**AIM OF THE EXERCISE**
Quote precisely the final stretch of the listing: start at the line containing "Drug Z is cleared" and stop after the last line.

**INPUT DATA**

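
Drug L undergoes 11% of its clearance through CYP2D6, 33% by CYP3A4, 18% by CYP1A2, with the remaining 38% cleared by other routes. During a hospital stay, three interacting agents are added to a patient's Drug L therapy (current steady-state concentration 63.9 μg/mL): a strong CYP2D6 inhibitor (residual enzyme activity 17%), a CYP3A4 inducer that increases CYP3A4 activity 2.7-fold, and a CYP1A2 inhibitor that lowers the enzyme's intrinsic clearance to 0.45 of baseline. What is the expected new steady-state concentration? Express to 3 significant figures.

CYP2D6: 0.11 × 0.17 = 0.0187
CYP3A4: 0.33 × 2.7 = 0.891
CYP1A2: 0.18 × 0.45 = 0.081
Other: 0.38 (unchanged)
Relative clearance = 0.0187 + 0.891 + 0.081 + 0.38 = 1.3707.
New steady-state concentration = 63.9 / 1.3707 = 46.6 μg/mL (concentration scales inversely with clearance).

46.6 μg/mL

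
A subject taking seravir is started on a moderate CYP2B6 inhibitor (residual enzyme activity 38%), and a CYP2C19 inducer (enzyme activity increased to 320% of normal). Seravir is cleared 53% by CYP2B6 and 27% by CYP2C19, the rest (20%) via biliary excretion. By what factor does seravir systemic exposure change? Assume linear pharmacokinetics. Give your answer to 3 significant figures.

0.790

CYP2B6: 0.53 × 0.38 = 0.2014
CYP2C19: 0.27 × 3.2 = 0.864
Other: 0.2 (unchanged)
New clearance relative to baseline: 0.2014 + 0.864 + 0.2 = 1.2654.
Because systemic exposure varies inversely with clearance, the combined effect is 1 / 1.2654 = 0.790.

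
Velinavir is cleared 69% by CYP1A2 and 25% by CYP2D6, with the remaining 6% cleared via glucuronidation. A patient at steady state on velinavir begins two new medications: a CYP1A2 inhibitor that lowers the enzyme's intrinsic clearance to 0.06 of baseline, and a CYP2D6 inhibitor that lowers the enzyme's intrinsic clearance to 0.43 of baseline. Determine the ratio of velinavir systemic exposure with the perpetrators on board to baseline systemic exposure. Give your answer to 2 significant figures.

4.8

CYP1A2: 0.69 × 0.06 = 0.0414
CYP2D6: 0.25 × 0.43 = 0.1075
Other: 0.06 (unchanged)
Relative clearance = 0.0414 + 0.1075 + 0.06 = 0.2089.
Net systemic exposure ratio = 1 / 0.2089 = 4.8.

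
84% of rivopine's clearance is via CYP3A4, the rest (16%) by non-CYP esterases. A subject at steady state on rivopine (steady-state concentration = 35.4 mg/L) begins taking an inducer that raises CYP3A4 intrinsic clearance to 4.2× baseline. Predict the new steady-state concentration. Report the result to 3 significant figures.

CYP3A4: 0.84 × 4.2 = 3.528
Other: 0.16 (unchanged)
CL_new/CL_old = 3.528 + 0.16 = 3.688.
Steady-state concentration ∝ 1/CL, so new value = 35.4 / 3.688 = 9.60 mg/L.

9.60 mg/L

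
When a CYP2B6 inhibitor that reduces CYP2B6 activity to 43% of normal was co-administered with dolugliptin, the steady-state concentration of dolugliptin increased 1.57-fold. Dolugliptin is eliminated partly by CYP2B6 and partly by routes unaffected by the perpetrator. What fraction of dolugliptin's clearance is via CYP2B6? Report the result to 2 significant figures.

CL'/CL = 1 / 1.57 = 0.6369
0.43·fm + (1 − fm) = 0.6369
fm = (0.6369 − 1) / (0.43 − 1) = 0.64

0.64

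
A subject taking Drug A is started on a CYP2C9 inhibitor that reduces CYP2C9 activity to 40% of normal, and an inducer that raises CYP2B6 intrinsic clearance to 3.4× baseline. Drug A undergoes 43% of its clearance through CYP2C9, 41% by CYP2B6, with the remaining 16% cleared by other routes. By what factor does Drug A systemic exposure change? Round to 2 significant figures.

CYP2C9: 0.43 × 0.4 = 0.172
CYP2B6: 0.41 × 3.4 = 1.394
Other: 0.16 (unchanged)
CL_new/CL_old = 0.172 + 1.394 + 0.16 = 1.726.
Net systemic exposure ratio = 1 / 1.726 = 0.58.

0.58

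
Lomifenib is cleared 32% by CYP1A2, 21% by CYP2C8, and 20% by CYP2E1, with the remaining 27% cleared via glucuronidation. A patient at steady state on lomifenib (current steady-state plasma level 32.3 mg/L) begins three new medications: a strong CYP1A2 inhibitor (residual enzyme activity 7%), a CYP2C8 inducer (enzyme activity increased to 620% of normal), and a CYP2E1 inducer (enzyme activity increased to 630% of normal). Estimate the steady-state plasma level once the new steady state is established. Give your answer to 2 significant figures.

CYP1A2: 0.32 × 0.07 = 0.0224
CYP2C8: 0.21 × 6.2 = 1.302
CYP2E1: 0.2 × 6.3 = 1.26
Other: 0.27 (unchanged)
New clearance relative to baseline: 0.0224 + 1.302 + 1.26 + 0.27 = 2.8544.
Steady-state plasma level ∝ 1/CL: new value = 32.3 / 2.8544 = 11 mg/L.

11 mg/L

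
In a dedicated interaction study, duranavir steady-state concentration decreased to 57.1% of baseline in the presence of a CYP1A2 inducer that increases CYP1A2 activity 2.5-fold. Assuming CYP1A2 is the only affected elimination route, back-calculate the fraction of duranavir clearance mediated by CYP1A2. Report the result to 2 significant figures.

0.50

Call the CYP1A2 fraction fm. After the interaction, CL_new/CL_old = fm × 2.5 + (1 − fm).
Steady-state concentration ratio = 1 / (new CL fraction), so new CL fraction = 1 / 0.571 = 1.751.
fm × 2.5 + 1 − fm = 1.751  ⇒  fm × (2.5 − 1) = 0.7513  ⇒  fm = 0.50.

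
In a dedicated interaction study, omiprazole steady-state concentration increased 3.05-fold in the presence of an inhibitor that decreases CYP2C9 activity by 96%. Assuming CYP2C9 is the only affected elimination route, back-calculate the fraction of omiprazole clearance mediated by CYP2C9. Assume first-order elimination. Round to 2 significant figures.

0.70

Write x for the fraction cleared via CYP2C9. The observed steady-state concentration change means clearance fell to 1/3.05 = 0.3279 of baseline.
Only the CYP2C9 route changed, so 0.3279 = x·0.04 + (1 − x), giving x = 0.70.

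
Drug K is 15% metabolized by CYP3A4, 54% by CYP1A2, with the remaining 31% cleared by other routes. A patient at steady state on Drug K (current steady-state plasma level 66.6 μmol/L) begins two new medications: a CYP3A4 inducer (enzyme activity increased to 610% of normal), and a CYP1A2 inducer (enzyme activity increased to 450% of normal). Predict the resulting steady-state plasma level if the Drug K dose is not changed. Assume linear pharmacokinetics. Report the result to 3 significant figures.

18.2 μmol/L

CYP3A4: 0.15 × 6.1 = 0.915
CYP1A2: 0.54 × 4.5 = 2.43
Other: 0.31 (unchanged)
CL_new/CL_old = 0.915 + 2.43 + 0.31 = 3.655.
Dividing the baseline by the relative clearance: 66.6 / 3.655 = 18.2 μmol/L.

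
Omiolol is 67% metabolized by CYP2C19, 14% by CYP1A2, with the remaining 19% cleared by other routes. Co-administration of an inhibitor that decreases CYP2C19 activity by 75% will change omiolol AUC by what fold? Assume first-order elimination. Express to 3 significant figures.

The CYP2C19 pathway (67% of clearance) falls to 0.25× activity: 0.67 × 0.25 = 0.1675.
CYP1A2 (14%) and the residual 19% are unaffected.
New clearance relative to baseline: 0.1675 + 0.14 + 0.19 = 0.4975.
Since AUC ∝ 1/CL, the ratio is 1 / 0.4975 = 2.01.

2.01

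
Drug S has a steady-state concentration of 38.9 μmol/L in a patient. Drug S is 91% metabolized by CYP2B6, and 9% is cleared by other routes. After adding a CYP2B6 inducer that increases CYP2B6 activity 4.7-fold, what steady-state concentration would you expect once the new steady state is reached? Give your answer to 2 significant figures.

8.9 μmol/L

The CYP2B6 pathway (91% of clearance) rises to 4.7× activity: 0.91 × 4.7 = 4.277.
Non-CYP routes (9%) are unchanged.
New clearance relative to baseline: 4.277 + 0.09 = 4.367.
New steady-state concentration = baseline ÷ relative clearance = 38.9 / 4.367 = 8.9 μmol/L.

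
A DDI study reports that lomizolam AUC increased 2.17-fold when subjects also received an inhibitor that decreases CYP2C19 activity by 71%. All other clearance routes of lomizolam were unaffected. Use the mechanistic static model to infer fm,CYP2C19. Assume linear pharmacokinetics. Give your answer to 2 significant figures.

Write x for the fraction cleared via CYP2C19. The observed AUC change means clearance fell to 1/2.17 = 0.4608 of baseline.
Setting x·0.29 + (1 − x) = 0.4608 and solving: x = (0.4608 − 1)/(0.29 − 1) = 0.76.

0.76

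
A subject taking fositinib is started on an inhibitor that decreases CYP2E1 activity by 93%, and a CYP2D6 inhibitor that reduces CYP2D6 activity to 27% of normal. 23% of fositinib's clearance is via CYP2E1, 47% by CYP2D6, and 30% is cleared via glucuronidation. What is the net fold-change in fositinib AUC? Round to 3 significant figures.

2.26

The CYP2E1 pathway (23% of clearance) drops to 0.07× activity: 0.23 × 0.07 = 0.0161.
The CYP2D6 pathway (47% of clearance) drops to 0.27× activity: 0.47 × 0.27 = 0.1269.
Non-CYP routes (30%) are unchanged.
Relative clearance = 0.0161 + 0.1269 + 0.3 = 0.443.
Net AUC ratio = 1 / 0.443 = 2.26.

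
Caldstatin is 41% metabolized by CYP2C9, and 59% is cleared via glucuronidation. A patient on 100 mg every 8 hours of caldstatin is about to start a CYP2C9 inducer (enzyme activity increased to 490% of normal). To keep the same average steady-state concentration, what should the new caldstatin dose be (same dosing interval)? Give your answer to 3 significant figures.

260 mg

The CYP2C9 pathway (41% of clearance) increases to 4.9× activity: 0.41 × 4.9 = 2.009.
The remaining 59% of clearance is unaffected.
Relative clearance = 2.009 + 0.59 = 2.599.
Exposure is unchanged when dose changes in proportion to clearance. New dose = 100 mg × 2.599 = 260 mg.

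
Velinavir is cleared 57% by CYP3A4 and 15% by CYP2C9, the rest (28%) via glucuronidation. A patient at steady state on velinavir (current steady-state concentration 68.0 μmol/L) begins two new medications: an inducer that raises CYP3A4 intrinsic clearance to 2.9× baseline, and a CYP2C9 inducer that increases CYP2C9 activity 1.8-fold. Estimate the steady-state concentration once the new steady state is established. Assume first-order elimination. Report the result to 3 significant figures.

30.9 μmol/L

CYP3A4: 0.57 × 2.9 = 1.653
CYP2C9: 0.15 × 1.8 = 0.27
Other: 0.28 (unchanged)
New clearance relative to baseline: 1.653 + 0.27 + 0.28 = 2.203.
Dividing the baseline by the relative clearance: 68.0 / 2.203 = 30.9 μmol/L.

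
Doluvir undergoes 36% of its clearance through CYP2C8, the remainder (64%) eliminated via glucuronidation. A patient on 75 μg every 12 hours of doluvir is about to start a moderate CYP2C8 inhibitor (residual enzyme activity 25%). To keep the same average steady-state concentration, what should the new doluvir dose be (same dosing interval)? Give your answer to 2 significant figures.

55 μg

The CYP2C8 pathway (36% of clearance) falls to 0.25× activity: 0.36 × 0.25 = 0.09.
Non-CYP routes (64%) are unchanged.
CL_new/CL_old = 0.09 + 0.64 = 0.73.
Exposure is unchanged when dose changes in proportion to clearance. New dose = 75 μg × 0.73 = 55 μg.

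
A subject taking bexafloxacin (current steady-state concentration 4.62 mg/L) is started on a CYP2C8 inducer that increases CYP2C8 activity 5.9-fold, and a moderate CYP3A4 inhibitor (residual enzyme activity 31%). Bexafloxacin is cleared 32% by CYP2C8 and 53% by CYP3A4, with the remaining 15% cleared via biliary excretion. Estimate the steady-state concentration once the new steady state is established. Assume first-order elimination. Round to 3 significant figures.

2.10 mg/L

The CYP2C8 pathway (32% of clearance) increases to 5.9× activity: 0.32 × 5.9 = 1.888.
The CYP3A4 pathway (53% of clearance) drops to 0.31× activity: 0.53 × 0.31 = 0.1643.
The remaining 15% of clearance is unaffected.
Relative clearance = 1.888 + 0.1643 + 0.15 = 2.2023.
Steady-state concentration ∝ 1/CL: new value = 4.62 / 2.2023 = 2.10 mg/L.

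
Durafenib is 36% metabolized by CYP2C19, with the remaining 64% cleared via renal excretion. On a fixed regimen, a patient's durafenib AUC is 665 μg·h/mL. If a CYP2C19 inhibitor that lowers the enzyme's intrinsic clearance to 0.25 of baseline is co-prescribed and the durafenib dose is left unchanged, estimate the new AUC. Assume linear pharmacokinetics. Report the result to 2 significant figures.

The CYP2C19 pathway (36% of clearance) is reduced to 0.25× activity: 0.36 × 0.25 = 0.09.
The remaining 64% of clearance is unaffected.
Relative clearance = 0.09 + 0.64 = 0.73.
With dosing unchanged, AUC scales as 1/CL: 665 / 0.73 = 9.1 × 10² μg·h/mL.

9.1 × 10² μg·h/mL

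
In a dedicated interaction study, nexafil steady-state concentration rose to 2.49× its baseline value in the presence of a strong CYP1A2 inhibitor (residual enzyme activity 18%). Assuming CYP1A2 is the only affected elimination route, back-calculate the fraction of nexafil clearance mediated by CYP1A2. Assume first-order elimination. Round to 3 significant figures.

0.730

Write x for the fraction cleared via CYP1A2. The observed steady-state concentration change means clearance fell to 1/2.49 = 0.4016 of baseline.
Setting x·0.18 + (1 − x) = 0.4016 and solving: x = (0.4016 − 1)/(0.18 − 1) = 0.730.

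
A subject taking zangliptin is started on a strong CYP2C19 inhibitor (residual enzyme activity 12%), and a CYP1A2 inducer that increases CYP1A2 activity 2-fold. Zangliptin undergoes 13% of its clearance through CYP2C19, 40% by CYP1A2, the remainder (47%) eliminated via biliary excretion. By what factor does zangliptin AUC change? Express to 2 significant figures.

CYP2C19: 0.13 × 0.12 = 0.0156
CYP1A2: 0.4 × 2 = 0.8
Other: 0.47 (unchanged)
Relative clearance = 0.0156 + 0.8 + 0.47 = 1.2856.
Because AUC varies inversely with clearance, the combined effect is 1 / 1.2856 = 0.78.

0.78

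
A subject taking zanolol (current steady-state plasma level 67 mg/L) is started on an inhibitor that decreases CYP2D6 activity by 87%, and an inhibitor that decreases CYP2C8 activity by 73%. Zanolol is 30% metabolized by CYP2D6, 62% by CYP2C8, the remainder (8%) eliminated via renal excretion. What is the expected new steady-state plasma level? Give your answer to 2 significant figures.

2.3 × 10² mg/L

The CYP2D6 pathway (30% of clearance) is reduced to 0.13× activity: 0.3 × 0.13 = 0.039.
The CYP2C8 pathway (62% of clearance) is reduced to 0.27× activity: 0.62 × 0.27 = 0.1674.
Non-CYP routes (8%) are unchanged.
Relative clearance = 0.039 + 0.1674 + 0.08 = 0.2864.
Dividing the baseline by the relative clearance: 67 / 0.2864 = 2.3 × 10² mg/L.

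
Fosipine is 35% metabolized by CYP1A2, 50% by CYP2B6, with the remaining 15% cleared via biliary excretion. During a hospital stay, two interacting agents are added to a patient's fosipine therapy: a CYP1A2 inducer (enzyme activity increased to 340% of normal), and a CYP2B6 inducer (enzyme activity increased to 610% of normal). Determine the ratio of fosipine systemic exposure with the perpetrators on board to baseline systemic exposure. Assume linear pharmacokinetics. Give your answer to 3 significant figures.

0.228

The CYP1A2 pathway (35% of clearance) is boosted to 3.4× activity: 0.35 × 3.4 = 1.19.
The CYP2B6 pathway (50% of clearance) is boosted to 6.1× activity: 0.5 × 6.1 = 3.05.
The remaining 15% of clearance is unaffected.
New clearance relative to baseline: 1.19 + 3.05 + 0.15 = 4.39.
Systemic exposure ∝ 1/CL: fold-change = 1 / 4.39 = 0.228.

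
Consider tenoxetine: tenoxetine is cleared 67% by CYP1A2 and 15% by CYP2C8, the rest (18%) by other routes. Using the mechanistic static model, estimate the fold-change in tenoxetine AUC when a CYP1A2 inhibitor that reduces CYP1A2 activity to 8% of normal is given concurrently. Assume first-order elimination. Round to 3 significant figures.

CYP1A2: 0.67 × 0.08 = 0.0536
CYP2C8: 0.15 (unchanged)
Other: 0.18 (unchanged)
CL_new/CL_old = 0.0536 + 0.15 + 0.18 = 0.3836.
Since AUC ∝ 1/CL, the ratio is 1 / 0.3836 = 2.61.

2.61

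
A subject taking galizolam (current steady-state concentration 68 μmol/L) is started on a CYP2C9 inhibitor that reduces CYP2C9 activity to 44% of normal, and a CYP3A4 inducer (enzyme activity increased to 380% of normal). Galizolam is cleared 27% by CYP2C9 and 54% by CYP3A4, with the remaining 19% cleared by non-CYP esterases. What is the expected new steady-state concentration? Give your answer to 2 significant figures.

29 μmol/L

The CYP2C9 pathway (27% of clearance) is reduced to 0.44× activity: 0.27 × 0.44 = 0.1188.
The CYP3A4 pathway (54% of clearance) is boosted to 3.8× activity: 0.54 × 3.8 = 2.052.
Non-CYP routes (19%) are unchanged.
New clearance relative to baseline: 0.1188 + 2.052 + 0.19 = 2.3608.
New steady-state concentration = 68 / 2.3608 = 29 μmol/L (concentration scales inversely with clearance).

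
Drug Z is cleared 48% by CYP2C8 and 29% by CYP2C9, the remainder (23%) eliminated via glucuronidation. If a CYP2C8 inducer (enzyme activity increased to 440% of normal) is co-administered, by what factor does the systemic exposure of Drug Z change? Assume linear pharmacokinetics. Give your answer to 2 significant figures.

0.38

The CYP2C8 pathway (48% of clearance) increases to 4.4× activity: 0.48 × 4.4 = 2.112.
CYP2C9 (29%) and the residual 23% are unaffected.
CL_new/CL_old = 2.112 + 0.29 + 0.23 = 2.632.
Systemic exposure is inversely proportional to clearance, so the fold-change is 1 / 2.632 = 0.38.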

**TASK ANSWER**
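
Drug Z is cleared 48% by CYP2C8 and 29% by CYP2C9, the remainder (23%) eliminated via glucuronidation. If a CYP2C8 inducer (enzyme activity increased to 440% of normal) is co-administered, by what factor does the systemic exposure of Drug Z change? Assume linear pharmacokinetics. Give your answer to 2 significant figures.

0.38

The CYP2C8 pathway (48% of clearance) increases to 4.4× activity: 0.48 × 4.4 = 2.112.
CYP2C9 (29%) and the residual 23% are unaffected.
CL_new/CL_old = 2.112 + 0.29 + 0.23 = 2.632.
Systemic exposure is inversely proportional to clearance, so the fold-change is 1 / 2.632 = 0.38.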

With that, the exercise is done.